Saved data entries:
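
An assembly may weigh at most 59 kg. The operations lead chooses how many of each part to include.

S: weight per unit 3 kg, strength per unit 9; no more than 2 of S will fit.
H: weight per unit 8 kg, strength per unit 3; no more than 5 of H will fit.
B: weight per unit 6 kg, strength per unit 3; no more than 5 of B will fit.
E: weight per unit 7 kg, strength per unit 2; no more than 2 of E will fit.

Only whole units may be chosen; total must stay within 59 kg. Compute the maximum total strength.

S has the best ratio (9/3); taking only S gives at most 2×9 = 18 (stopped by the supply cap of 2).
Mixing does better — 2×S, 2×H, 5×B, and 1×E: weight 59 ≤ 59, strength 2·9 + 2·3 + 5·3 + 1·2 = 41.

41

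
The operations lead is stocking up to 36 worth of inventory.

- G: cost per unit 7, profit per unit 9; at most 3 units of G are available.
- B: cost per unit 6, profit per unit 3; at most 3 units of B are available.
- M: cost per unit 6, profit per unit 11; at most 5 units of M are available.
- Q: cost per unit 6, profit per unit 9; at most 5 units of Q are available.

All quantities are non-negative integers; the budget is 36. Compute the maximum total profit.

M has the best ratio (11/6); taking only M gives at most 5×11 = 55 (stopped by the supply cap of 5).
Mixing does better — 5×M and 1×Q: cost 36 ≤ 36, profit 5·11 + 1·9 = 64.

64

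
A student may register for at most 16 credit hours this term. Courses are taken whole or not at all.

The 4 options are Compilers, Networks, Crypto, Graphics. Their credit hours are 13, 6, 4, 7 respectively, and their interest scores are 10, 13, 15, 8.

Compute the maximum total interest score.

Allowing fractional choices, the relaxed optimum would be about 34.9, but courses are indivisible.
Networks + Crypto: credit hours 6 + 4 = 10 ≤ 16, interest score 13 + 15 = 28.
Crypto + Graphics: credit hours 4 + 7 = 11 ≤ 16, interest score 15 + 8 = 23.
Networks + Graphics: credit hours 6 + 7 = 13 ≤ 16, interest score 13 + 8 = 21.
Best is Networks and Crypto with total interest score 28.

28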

■ Exercise details ■
An exact copy of all the records is what is needed here.

■ Answer section ■
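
An assembly may weigh at most 59 kg. The operations lead chooses how many of each part to include.

S: weight per unit 3 kg, strength per unit 9; no more than 2 of S will fit.
H: weight per unit 8 kg, strength per unit 3; no more than 5 of H will fit.
B: weight per unit 6 kg, strength per unit 3; no more than 5 of B will fit.
E: weight per unit 7 kg, strength per unit 2; no more than 2 of E will fit.

Only whole units may be chosen; total must stay within 59 kg. Compute the maximum total strength.

S has the best ratio (9/3); taking only S gives at most 2×9 = 18 (stopped by the supply cap of 2).
Mixing does better — 2×S, 2×H, 5×B, and 1×E: weight 59 ≤ 59, strength 2·9 + 2·3 + 5·3 + 1·2 = 41.

41

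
The operations lead is stocking up to 36 worth of inventory.

- G: cost per unit 7, profit per unit 9; at most 3 units of G are available.
- B: cost per unit 6, profit per unit 3; at most 3 units of B are available.
- M: cost per unit 6, profit per unit 11; at most 5 units of M are available.
- Q: cost per unit 6, profit per unit 9; at most 5 units of Q are available.

All quantities are non-negative integers; the budget is 36. Compute the maximum total profit.

M has the best ratio (11/6); taking only M gives at most 5×11 = 55 (stopped by the supply cap of 5).
Mixing does better — 5×M and 1×Q: cost 36 ≤ 36, profit 5·11 + 1·9 = 64.

64

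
A student may register for at most 16 credit hours this term. Courses are taken whole or not at all.

The 4 options are Compilers, Networks, Crypto, Graphics. Their credit hours are 13, 6, 4, 7 respectively, and their interest scores are 10, 13, 15, 8.

Compute the maximum total interest score.

Allowing fractional choices, the relaxed optimum would be about 34.9, but courses are indivisible.
Networks + Crypto: credit hours 6 + 4 = 10 ≤ 16, interest score 13 + 15 = 28.
Crypto + Graphics: credit hours 4 + 7 = 11 ≤ 16, interest score 15 + 8 = 23.
Networks + Graphics: credit hours 6 + 7 = 13 ≤ 16, interest score 13 + 8 = 21.
Best is Networks and Crypto with total interest score 28.

28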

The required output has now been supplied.